* **WHAT IS REQUIRED**: Which lines below contain "finance"? Copy every one of them.

* **DATA FOR ANALYSIS**:
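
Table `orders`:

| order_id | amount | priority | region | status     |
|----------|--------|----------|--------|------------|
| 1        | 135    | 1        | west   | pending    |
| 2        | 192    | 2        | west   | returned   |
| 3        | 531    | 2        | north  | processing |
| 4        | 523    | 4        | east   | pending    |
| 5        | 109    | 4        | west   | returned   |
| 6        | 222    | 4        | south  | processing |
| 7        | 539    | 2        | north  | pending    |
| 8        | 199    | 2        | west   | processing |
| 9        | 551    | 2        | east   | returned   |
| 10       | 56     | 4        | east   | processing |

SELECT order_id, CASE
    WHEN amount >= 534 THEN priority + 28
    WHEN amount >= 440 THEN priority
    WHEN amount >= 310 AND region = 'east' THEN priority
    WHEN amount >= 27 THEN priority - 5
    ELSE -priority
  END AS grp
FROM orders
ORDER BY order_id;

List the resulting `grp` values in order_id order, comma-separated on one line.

order_id=1: amount >= 27 → -4
order_id=2: amount >= 27 → -3
order_id=3: amount >= 440 → 2
order_id=4: amount >= 440 → 4
order_id=5: amount >= 27 → -1
order_id=6: amount >= 27 → -1
order_id=7: amount >= 534 → 30
order_id=8: amount >= 27 → -3
order_id=9: amount >= 534 → 30
order_id=10: amount >= 27 → -1

-4, -3, 2, 4, -1, -1, 30, -3, 30, -1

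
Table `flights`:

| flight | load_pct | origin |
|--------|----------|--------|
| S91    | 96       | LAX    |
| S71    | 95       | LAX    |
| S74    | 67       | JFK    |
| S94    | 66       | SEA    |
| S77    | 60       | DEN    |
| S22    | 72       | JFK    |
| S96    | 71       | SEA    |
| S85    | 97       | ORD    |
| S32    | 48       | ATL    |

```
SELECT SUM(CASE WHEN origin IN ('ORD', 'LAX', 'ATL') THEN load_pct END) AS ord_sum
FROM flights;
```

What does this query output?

336

flight=S91: ✓ → 96
flight=S71: ✓ → 95
flight=S74: ✗
flight=S94: ✗
flight=S77: ✗
flight=S22: ✗
flight=S96: ✗
flight=S85: ✓ → 97
flight=S32: ✓ → 48
ord_sum = 96 + 95 + 97 + 48 = 336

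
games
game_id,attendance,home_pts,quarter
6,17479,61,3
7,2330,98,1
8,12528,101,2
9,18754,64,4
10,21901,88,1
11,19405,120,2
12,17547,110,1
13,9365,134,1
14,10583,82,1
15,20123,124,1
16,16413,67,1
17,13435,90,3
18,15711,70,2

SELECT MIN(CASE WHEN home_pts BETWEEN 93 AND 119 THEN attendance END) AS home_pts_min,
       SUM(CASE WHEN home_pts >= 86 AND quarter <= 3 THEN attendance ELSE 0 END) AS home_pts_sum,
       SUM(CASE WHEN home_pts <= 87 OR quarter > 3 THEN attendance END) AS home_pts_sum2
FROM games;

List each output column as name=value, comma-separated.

[home_pts_min: home_pts BETWEEN 93 AND 119]
game_id=6: ✗
game_id=7: ✓ → 2330
game_id=8: ✓ → 12528
game_id=9: ✗
game_id=10: ✗
game_id=11: ✗
game_id=12: ✓ → 17547
game_id=13: ✗
game_id=14: ✗
game_id=15: ✗
game_id=16: ✗
game_id=17: ✗
game_id=18: ✗
home_pts_min = MIN(2330, 12528, 17547) = 2330
—
[home_pts_sum: home_pts >= 86 AND quarter <= 3]
game_id=6: ✗
game_id=7: ✓ → 2330
game_id=8: ✓ → 12528
game_id=9: ✗
game_id=10: ✓ → 21901
game_id=11: ✓ → 19405
game_id=12: ✓ → 17547
game_id=13: ✓ → 9365
game_id=14: ✗
game_id=15: ✓ → 20123
game_id=16: ✗
game_id=17: ✓ → 13435
game_id=18: ✗
home_pts_sum = 2330 + 12528 + 21901 + 19405 + 17547 + 9365 + 20123 + 13435 = 116634
—
[home_pts_sum2: home_pts <= 87 OR quarter > 3]
game_id=6: ✓ → 17479
game_id=7: ✗
game_id=8: ✗
game_id=9: ✓ → 18754
game_id=10: ✗
game_id=11: ✗
game_id=12: ✗
game_id=13: ✗
game_id=14: ✓ → 10583
game_id=15: ✗
game_id=16: ✓ → 16413
game_id=17: ✗
game_id=18: ✓ → 15711
home_pts_sum2 = 17479 + 18754 + 10583 + 16413 + 15711 = 78940

home_pts_min=2330, home_pts_sum=116634, home_pts_sum2=78940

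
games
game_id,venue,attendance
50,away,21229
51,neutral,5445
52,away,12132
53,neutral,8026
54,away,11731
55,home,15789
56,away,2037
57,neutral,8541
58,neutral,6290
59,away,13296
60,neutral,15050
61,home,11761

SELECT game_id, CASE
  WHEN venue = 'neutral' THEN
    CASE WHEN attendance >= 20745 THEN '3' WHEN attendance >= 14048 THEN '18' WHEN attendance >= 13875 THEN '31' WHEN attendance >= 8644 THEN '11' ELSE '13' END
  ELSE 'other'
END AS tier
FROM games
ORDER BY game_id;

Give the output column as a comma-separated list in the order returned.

game_id=50: venue='away' → outer ELSE → other
game_id=51: venue='neutral' → inner[ELSE] → 13
game_id=52: venue='away' → outer ELSE → other
game_id=53: venue='neutral' → inner[ELSE] → 13
game_id=54: venue='away' → outer ELSE → other
game_id=55: venue='home' → outer ELSE → other
game_id=56: venue='away' → outer ELSE → other
game_id=57: venue='neutral' → inner[ELSE] → 13
game_id=58: venue='neutral' → inner[ELSE] → 13
game_id=59: venue='away' → outer ELSE → other
game_id=60: venue='neutral' → inner[attendance >= 14048] → 18
game_id=61: venue='home' → outer ELSE → other

other, 13, other, 13, other, other, other, 13, 13, other, 18, other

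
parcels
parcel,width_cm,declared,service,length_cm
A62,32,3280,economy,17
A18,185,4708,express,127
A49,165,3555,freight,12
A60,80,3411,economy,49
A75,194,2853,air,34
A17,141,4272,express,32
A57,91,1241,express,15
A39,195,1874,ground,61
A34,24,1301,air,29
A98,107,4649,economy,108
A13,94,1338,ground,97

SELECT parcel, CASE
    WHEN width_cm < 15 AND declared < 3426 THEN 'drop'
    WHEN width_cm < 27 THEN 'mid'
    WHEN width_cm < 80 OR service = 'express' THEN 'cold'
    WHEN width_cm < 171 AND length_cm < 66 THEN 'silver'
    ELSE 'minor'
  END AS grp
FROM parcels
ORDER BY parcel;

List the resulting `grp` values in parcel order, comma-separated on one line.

parcel=A13: ELSE → minor
parcel=A17: width_cm < 80 OR service = 'express' → cold
parcel=A18: width_cm < 80 OR service = 'express' → cold
parcel=A34: width_cm < 27 → mid
parcel=A39: ELSE → minor
parcel=A49: width_cm < 171 AND length_cm < 66 → silver
parcel=A57: width_cm < 80 OR service = 'express' → cold
parcel=A60: width_cm < 171 AND length_cm < 66 → silver
parcel=A62: width_cm < 80 OR service = 'express' → cold
parcel=A75: ELSE → minor
parcel=A98: ELSE → minor

minor, cold, cold, mid, minor, silver, cold, silver, cold, minor, minor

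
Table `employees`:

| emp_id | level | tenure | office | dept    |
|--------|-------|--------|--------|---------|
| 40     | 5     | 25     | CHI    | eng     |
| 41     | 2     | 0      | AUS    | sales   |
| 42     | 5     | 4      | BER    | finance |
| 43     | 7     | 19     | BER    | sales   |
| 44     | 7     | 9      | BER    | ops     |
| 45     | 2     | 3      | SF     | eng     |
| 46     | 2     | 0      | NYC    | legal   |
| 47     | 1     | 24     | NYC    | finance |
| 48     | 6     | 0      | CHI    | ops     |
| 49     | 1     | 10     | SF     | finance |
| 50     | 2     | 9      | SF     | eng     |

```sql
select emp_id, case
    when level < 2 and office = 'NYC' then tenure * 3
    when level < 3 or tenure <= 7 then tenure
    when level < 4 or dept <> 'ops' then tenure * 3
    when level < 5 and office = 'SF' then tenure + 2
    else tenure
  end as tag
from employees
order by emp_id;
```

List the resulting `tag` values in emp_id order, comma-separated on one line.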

* **OUTPUT FOR THIS EXERCISE**:
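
| 42     | 5     | 4      | BER    | finance |
| 47     | 1     | 24     | NYC    | finance |
| 49     | 1     | 10     | SF     | finance |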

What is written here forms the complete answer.